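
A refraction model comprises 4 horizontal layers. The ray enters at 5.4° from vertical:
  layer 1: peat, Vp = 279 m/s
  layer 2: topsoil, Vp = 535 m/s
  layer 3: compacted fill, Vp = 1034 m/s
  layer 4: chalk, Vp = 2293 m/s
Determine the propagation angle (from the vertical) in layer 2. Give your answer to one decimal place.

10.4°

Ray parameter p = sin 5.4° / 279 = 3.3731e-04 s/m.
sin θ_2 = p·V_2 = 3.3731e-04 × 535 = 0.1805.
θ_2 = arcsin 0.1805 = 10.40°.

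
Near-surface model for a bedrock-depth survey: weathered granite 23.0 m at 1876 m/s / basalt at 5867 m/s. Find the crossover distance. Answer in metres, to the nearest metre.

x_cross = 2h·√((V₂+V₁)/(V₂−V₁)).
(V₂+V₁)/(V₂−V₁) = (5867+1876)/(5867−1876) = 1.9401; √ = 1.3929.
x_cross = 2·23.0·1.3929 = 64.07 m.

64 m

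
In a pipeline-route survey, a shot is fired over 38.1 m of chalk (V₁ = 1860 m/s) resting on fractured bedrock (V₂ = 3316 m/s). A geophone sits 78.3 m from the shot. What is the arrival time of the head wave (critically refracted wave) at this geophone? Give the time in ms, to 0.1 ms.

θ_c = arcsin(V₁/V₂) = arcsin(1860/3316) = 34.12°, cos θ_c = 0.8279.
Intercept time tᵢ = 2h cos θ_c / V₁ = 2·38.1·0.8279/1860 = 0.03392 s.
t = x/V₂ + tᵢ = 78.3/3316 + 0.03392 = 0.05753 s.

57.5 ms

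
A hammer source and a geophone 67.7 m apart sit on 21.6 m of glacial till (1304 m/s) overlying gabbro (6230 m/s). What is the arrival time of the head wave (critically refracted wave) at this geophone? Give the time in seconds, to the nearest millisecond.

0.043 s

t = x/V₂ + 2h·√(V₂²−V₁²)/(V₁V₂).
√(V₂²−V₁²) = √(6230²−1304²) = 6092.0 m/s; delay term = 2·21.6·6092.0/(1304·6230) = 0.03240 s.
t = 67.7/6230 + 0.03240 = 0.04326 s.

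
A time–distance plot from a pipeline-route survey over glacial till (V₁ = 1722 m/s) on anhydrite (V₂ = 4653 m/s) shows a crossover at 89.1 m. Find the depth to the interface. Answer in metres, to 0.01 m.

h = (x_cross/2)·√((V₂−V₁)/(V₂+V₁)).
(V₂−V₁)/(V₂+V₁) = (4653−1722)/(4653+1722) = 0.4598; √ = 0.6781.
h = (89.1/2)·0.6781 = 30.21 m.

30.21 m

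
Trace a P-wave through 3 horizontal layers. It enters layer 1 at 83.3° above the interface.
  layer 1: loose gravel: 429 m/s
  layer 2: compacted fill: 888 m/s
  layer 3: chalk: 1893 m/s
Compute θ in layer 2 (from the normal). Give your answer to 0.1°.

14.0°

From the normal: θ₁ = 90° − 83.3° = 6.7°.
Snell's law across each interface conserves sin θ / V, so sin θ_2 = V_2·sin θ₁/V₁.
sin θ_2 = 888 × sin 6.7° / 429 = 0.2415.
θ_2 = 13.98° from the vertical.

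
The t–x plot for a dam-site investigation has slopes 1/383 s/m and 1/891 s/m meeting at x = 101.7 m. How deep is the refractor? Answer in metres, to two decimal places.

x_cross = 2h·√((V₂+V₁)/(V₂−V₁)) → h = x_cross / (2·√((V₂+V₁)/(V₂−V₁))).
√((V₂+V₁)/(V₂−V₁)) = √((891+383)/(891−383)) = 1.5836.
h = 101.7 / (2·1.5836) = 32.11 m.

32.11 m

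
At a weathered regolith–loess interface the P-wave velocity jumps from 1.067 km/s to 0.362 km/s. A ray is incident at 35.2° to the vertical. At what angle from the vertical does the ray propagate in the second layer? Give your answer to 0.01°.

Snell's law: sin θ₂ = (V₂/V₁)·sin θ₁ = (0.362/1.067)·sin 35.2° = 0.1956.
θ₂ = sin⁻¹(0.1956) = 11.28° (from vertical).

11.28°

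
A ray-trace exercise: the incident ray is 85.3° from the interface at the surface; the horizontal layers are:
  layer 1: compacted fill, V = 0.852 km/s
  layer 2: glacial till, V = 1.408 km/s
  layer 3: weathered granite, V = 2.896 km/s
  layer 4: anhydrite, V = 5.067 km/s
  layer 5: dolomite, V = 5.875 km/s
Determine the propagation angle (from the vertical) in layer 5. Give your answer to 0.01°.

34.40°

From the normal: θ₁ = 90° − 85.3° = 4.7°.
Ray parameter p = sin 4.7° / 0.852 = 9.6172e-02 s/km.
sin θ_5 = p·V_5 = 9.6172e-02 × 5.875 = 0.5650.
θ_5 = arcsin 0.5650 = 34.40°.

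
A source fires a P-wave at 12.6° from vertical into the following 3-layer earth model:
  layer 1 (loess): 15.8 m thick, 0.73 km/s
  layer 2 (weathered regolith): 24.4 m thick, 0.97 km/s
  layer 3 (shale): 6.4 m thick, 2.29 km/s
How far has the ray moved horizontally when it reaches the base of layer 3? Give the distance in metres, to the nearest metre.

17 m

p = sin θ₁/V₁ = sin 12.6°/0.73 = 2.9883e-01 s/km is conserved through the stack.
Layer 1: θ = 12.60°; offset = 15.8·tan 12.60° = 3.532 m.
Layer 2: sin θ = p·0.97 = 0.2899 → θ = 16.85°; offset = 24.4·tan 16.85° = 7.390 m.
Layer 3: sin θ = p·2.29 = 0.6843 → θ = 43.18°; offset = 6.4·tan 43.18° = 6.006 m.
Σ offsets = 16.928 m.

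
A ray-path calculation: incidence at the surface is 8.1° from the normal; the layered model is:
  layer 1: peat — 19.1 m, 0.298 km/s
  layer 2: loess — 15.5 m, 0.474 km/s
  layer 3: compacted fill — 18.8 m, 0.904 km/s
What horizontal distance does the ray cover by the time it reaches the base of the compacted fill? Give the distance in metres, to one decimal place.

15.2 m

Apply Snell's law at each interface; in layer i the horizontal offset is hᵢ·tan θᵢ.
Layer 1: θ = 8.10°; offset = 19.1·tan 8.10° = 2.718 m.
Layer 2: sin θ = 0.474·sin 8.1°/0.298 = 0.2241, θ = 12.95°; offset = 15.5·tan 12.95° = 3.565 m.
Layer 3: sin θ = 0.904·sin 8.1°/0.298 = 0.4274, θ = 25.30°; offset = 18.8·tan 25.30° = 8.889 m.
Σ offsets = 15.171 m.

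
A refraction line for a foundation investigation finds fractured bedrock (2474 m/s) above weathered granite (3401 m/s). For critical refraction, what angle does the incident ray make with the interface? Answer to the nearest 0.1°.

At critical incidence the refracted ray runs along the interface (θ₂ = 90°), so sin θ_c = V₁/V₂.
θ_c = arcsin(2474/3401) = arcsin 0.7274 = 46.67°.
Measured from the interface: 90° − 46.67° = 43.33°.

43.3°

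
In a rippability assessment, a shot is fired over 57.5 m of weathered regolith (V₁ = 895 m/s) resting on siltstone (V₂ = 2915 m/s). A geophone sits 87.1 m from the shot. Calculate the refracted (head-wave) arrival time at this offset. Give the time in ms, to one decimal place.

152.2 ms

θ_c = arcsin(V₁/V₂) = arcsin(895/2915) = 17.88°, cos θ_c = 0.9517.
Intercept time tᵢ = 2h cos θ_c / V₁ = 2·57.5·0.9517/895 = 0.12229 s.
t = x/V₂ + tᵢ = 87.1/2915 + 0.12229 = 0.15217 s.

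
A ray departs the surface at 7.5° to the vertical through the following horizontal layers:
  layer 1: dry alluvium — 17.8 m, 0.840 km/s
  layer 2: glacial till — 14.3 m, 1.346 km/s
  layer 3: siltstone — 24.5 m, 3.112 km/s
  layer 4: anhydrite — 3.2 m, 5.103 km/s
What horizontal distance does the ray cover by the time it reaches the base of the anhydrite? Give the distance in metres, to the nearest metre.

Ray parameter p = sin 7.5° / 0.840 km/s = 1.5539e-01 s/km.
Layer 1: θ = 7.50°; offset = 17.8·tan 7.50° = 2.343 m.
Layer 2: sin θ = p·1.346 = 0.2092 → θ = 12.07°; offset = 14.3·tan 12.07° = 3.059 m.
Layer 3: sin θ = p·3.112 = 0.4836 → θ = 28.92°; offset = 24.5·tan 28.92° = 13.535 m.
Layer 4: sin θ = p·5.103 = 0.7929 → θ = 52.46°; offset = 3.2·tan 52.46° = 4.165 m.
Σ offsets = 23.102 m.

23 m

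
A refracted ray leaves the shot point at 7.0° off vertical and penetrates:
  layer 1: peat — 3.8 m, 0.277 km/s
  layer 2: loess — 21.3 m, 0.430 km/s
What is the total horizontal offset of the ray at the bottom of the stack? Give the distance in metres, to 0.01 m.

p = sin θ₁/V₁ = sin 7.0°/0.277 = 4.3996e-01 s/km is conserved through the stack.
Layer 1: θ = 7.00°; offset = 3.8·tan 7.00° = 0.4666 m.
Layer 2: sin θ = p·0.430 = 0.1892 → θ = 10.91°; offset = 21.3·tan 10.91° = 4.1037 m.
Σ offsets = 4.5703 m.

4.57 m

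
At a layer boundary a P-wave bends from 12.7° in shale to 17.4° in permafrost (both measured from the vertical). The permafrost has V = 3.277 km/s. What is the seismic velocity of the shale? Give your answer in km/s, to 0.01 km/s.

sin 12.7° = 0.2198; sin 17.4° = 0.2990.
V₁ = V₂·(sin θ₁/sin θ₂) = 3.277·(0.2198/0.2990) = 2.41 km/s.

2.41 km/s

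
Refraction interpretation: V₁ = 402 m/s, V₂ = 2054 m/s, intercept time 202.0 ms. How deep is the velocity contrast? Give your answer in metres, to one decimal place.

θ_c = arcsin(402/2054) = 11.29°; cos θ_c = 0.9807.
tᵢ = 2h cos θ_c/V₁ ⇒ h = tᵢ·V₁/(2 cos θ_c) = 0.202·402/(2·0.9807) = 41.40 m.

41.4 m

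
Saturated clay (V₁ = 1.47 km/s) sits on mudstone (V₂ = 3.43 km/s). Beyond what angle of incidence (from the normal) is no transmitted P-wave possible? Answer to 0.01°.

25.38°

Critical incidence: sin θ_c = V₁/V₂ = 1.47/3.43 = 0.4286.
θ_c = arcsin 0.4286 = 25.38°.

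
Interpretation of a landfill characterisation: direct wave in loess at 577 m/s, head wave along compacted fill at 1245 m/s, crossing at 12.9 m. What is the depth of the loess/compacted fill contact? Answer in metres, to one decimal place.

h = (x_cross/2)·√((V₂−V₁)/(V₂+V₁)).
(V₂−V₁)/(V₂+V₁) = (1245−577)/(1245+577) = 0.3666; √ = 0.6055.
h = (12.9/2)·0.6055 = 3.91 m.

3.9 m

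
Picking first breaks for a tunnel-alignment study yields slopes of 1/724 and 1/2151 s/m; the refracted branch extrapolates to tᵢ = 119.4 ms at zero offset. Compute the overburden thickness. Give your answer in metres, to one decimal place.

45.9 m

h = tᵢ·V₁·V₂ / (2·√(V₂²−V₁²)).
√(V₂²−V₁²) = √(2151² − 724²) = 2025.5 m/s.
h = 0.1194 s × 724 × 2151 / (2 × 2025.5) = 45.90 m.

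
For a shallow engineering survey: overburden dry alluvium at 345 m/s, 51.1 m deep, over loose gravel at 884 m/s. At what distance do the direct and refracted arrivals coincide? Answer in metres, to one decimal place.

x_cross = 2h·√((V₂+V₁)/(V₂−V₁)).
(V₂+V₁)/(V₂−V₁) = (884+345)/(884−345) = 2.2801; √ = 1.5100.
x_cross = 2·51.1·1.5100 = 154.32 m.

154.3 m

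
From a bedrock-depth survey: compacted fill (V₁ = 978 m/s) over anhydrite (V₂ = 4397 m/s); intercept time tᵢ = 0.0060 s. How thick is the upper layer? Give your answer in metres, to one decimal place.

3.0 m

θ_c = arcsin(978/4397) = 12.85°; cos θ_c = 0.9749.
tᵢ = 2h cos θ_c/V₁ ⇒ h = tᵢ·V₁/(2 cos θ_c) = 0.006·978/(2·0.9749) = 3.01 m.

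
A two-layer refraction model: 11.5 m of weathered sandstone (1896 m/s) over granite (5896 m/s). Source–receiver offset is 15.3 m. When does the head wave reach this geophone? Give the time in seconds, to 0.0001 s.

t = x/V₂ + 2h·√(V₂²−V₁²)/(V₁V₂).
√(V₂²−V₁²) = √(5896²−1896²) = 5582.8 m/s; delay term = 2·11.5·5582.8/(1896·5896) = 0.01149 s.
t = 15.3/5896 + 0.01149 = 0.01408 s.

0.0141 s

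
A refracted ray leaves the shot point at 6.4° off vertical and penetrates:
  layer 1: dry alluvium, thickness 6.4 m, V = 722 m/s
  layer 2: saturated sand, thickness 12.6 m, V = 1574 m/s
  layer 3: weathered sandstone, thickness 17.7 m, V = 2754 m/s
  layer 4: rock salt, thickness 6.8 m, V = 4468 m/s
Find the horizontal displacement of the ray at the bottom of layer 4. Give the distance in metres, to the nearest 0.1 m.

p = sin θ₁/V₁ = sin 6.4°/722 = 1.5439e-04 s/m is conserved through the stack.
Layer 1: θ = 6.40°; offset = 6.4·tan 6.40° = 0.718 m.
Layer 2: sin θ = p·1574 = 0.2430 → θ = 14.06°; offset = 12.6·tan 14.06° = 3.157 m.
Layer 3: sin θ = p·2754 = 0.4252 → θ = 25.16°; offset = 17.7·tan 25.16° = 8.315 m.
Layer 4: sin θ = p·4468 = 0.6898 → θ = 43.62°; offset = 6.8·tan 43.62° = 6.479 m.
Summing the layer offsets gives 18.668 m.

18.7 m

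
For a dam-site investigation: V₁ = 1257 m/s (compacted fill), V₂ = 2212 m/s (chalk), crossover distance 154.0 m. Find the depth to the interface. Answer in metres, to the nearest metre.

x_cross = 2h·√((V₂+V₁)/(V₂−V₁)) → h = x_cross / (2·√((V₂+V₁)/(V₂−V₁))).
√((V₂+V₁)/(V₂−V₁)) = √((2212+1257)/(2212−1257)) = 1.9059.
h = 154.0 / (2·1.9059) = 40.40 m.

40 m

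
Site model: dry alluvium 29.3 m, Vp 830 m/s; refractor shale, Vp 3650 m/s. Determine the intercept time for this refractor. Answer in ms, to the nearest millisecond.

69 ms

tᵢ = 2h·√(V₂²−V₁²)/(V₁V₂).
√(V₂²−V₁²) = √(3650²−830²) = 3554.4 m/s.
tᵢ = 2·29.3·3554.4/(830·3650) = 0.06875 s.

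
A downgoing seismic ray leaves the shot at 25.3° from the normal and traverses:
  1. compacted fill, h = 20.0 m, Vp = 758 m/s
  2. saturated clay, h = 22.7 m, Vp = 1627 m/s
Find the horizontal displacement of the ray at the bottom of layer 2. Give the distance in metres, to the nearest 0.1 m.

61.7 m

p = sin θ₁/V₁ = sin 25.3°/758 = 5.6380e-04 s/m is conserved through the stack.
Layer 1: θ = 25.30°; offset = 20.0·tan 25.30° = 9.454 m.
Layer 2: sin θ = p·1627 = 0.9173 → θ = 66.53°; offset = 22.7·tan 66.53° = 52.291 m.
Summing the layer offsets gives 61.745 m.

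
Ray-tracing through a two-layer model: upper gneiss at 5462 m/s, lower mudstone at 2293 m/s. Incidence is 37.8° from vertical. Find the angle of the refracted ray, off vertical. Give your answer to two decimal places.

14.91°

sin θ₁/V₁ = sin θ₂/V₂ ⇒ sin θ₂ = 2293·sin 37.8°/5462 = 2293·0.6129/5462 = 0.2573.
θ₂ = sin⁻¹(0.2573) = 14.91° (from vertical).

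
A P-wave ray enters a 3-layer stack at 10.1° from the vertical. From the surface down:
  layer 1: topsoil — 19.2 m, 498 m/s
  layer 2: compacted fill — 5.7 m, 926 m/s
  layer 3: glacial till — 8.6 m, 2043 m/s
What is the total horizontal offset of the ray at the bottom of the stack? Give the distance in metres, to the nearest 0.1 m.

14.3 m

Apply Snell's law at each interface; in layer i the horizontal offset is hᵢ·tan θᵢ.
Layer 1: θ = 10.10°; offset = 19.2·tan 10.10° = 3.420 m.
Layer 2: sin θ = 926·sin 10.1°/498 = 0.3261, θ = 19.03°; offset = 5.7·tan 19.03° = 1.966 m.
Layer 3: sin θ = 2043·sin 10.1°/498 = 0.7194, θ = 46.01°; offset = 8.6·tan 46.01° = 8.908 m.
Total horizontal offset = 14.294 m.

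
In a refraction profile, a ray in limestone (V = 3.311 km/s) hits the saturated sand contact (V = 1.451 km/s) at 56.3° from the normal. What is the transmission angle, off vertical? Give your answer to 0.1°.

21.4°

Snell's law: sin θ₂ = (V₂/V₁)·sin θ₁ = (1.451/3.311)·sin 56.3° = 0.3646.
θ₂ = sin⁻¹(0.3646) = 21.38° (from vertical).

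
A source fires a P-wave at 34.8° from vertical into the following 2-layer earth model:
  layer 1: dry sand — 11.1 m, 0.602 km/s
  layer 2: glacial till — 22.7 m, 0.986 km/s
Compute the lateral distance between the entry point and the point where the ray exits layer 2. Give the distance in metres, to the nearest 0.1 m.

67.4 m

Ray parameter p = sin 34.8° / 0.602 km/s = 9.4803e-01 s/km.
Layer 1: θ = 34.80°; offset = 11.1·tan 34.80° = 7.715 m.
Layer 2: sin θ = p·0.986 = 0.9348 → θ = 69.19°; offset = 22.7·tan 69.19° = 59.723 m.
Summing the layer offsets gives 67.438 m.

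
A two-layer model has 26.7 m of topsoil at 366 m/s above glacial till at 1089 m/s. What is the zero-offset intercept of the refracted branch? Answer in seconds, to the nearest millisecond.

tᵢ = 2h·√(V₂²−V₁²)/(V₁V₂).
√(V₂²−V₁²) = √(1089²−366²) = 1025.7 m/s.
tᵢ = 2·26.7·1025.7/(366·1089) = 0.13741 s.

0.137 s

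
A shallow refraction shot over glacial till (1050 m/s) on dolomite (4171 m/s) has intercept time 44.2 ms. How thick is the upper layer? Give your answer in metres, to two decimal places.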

=-=-=-=-=

WHAT YOU ARE ASKED TO DO
The answer is a single number: how many lines in the data above hold the string "dolomite".

RESULT OF THE EXERCISE
2